WHAT TO PRODUCE -
Set down word for word the lines that begin the entries and run through the line containing "H2C2O4 + 2 NaOH → Na2C2O4 + 2 H2O". Give nothing further.

Saved data entries:

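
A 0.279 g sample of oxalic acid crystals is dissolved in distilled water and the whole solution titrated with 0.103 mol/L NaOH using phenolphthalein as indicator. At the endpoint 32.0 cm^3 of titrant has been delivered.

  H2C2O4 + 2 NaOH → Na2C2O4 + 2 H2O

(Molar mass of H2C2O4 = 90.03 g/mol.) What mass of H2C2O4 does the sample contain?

n(NaOH) = 0.0320 L × 0.103 mol/L = 3.30 × 10^-3 mol
From the 1:2 ratio, n(H2C2O4) = 1/2 × 3.30 × 10^-3 = 1.65 × 10^-3 mol
mass of H2C2O4 = 1.65 × 10^-3 × 90.03 g/mol = 0.148 g

0.148 g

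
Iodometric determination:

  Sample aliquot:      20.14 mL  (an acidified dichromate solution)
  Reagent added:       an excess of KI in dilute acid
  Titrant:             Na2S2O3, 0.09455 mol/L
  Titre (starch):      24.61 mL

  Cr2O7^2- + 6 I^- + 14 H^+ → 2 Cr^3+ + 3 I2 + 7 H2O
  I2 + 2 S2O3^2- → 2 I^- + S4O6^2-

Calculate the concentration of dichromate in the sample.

0.01926 mol/L

n(S2O3^2-) = 0.02461 × 0.09455 = 2.327 × 10^-3 mol
n(I2) = n(S2O3^2-)/2 = 1.163 × 10^-3 mol
From the 1:3 ratio, n(Cr2O7^2-) in the aliquot = 1/3 × 1.163 × 10^-3 = 3.878 × 10^-4 mol
[Cr2O7^2-] = 3.878 × 10^-4 / 0.02014 = 0.01926 mol/L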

RESULT BELOW -
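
A 0.279 g sample of oxalic acid crystals is dissolved in distilled water and the whole solution titrated with 0.103 mol/L NaOH using phenolphthalein as indicator. At the endpoint 32.0 cm^3 of titrant has been delivered.

  H2C2O4 + 2 NaOH → Na2C2O4 + 2 H2O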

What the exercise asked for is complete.